## WHAT IS BEING ASKED
Every line below must be given again exactly.

[Collected data]

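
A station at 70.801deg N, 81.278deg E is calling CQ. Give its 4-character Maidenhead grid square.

Offset from 180°W / 90°S: lon 261.28°, lat 160.80°.
Field: lon ⌊261.28/20⌋ = 13 → N; lat ⌊160.80/10⌋ = 16 → Q.
Square: lon ⌊1.28/2⌋ = 0; lat ⌊0.80/1⌋ = 0.

NQ00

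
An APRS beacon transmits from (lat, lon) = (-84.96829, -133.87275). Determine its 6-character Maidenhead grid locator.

CA35ba

Shift to the Maidenhead origin (180°W, 90°S): lon 46.1273, lat 5.0317.
Field: 46.1273/20 → 2 → C, 5.0317/10 → 0 → A; chars CA.
Square: 6.1273/2 → 3, 5.0317/1 → 5; chars 35.
Subsquare: 0.1273/0.0833333 → 1 → b, 0.0317/0.0416667 → 0 → a; chars ba.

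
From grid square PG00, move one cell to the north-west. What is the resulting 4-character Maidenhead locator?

OG91

Longitude square 0; −1 → -1, wraps to 9, carry into field.
Longitude field P = 15; −1 → 14 = O.
Latitude square 0; +1 → 1.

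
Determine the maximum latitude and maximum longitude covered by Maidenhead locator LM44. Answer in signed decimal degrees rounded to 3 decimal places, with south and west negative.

Field L=11, M=12: +11·20° lon, +12·10° lat → SW at lon 40°, lat 30°.
Square 4, 4: +4·2° lon, +4·1° lat → SW at lon 48°, lat 34°.
Cell spans 2° lon × 1° lat. NE corner is SW corner plus one full cell.
latitude 35.000, longitude 50.000.

35.000, 50.000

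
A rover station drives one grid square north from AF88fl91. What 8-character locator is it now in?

Latitude extended square 1; +1 → 2.
The longitude characters are unchanged.

AF88fl92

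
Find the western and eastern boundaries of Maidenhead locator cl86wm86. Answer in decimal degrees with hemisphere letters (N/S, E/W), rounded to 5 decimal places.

122.10000° W, 122.09167° W

Field C=2, L=11: +2·20° lon, +11·10° lat → SW at lon -140°, lat 20°.
Square 8, 6: +8·2° lon, +6·1° lat → SW at lon -124°, lat 26°.
Subsquare w=22, m=12: +22·0.0833333° lon, +12·0.0416667° lat → SW at lon -122.167°, lat 26.5°.
Extended square 8, 6: +8·0.00833333° lon, +6·0.00416667° lat → SW at lon -122.1°, lat 26.525°.
Cell spans 0.00833333° lon × 0.00416667° lat.
west 122.10000° W, east 122.09167° W.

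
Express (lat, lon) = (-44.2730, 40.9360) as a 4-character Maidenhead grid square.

LE05

Shift to the Maidenhead origin (180°W, 90°S): lon 220.94, lat 45.73.
Field: lon ⌊220.94/20⌋ = 11 → L; lat ⌊45.73/10⌋ = 4 → E.
Square: lon ⌊0.94/2⌋ = 0; lat ⌊5.73/1⌋ = 5.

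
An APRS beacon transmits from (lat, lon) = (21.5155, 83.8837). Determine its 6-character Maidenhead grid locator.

Add 180° to longitude and 90° to latitude: 263.8837, 111.5155.
Field (20°×10°, letters A–R): lon ⌊263.8837/20⌋ = 13 → N; lat ⌊111.5155/10⌋ = 11 → L.
Square (2°×1°, digits 0–9): lon ⌊3.8837/2⌋ = 1; lat ⌊1.5155/1⌋ = 1.
Subsquare (5′×2.5′, letters a–x): lon ⌊1.8837/0.0833333⌋ = 22 → w; lat ⌊0.5155/0.0416667⌋ = 12 → m.

NL11wm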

## OUTPUT FOR THIS TASK
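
A station at 70.801deg N, 81.278deg E is calling CQ. Give its 4-character Maidenhead grid square.

Offset from 180°W / 90°S: lon 261.28°, lat 160.80°.
Field: lon ⌊261.28/20⌋ = 13 → N; lat ⌊160.80/10⌋ = 16 → Q.
Square: lon ⌊1.28/2⌋ = 0; lat ⌊0.80/1⌋ = 0.

NQ00

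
An APRS beacon transmits from (lat, lon) = (-84.96829, -133.87275). Determine its 6-character Maidenhead grid locator.

CA35ba

Shift to the Maidenhead origin (180°W, 90°S): lon 46.1273, lat 5.0317.
Field: 46.1273/20 → 2 → C, 5.0317/10 → 0 → A; chars CA.
Square: 6.1273/2 → 3, 5.0317/1 → 5; chars 35.
Subsquare: 0.1273/0.0833333 → 1 → b, 0.0317/0.0416667 → 0 → a; chars ba.

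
From grid square PG00, move one cell to the north-west. What is the resulting 4-character Maidenhead locator?

OG91

Longitude square 0; −1 → -1, wraps to 9, carry into field.
Longitude field P = 15; −1 → 14 = O.
Latitude square 0; +1 → 1.

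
Determine the maximum latitude and maximum longitude covered by Maidenhead locator LM44. Answer in signed decimal degrees rounded to 3 decimal places, with south and west negative.

Field L=11, M=12: +11·20° lon, +12·10° lat → SW at lon 40°, lat 30°.
Square 4, 4: +4·2° lon, +4·1° lat → SW at lon 48°, lat 34°.
Cell spans 2° lon × 1° lat. NE corner is SW corner plus one full cell.
latitude 35.000, longitude 50.000.

35.000, 50.000

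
A rover station drives one grid square north from AF88fl91. What 8-character locator is it now in?

Latitude extended square 1; +1 → 2.
The longitude characters are unchanged.

AF88fl92

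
Find the western and eastern boundaries of Maidenhead locator cl86wm86. Answer in decimal degrees with hemisphere letters (N/S, E/W), rounded to 5 decimal places.

122.10000° W, 122.09167° W

Field C=2, L=11: +2·20° lon, +11·10° lat → SW at lon -140°, lat 20°.
Square 8, 6: +8·2° lon, +6·1° lat → SW at lon -124°, lat 26°.
Subsquare w=22, m=12: +22·0.0833333° lon, +12·0.0416667° lat → SW at lon -122.167°, lat 26.5°.
Extended square 8, 6: +8·0.00833333° lon, +6·0.00416667° lat → SW at lon -122.1°, lat 26.525°.
Cell spans 0.00833333° lon × 0.00416667° lat.
west 122.10000° W, east 122.09167° W.

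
Express (lat, lon) = (-44.2730, 40.9360) as a 4-character Maidenhead grid square.

LE05

Shift to the Maidenhead origin (180°W, 90°S): lon 220.94, lat 45.73.
Field: lon ⌊220.94/20⌋ = 11 → L; lat ⌊45.73/10⌋ = 4 → E.
Square: lon ⌊0.94/2⌋ = 0; lat ⌊5.73/1⌋ = 5.

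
An APRS beacon transmits from (lat, lon) = (21.5155, 83.8837). Determine its 6-character Maidenhead grid locator.

Add 180° to longitude and 90° to latitude: 263.8837, 111.5155.
Field (20°×10°, letters A–R): lon ⌊263.8837/20⌋ = 13 → N; lat ⌊111.5155/10⌋ = 11 → L.
Square (2°×1°, digits 0–9): lon ⌊3.8837/2⌋ = 1; lat ⌊1.5155/1⌋ = 1.
Subsquare (5′×2.5′, letters a–x): lon ⌊1.8837/0.0833333⌋ = 22 → w; lat ⌊0.5155/0.0416667⌋ = 12 → m.

NL11wm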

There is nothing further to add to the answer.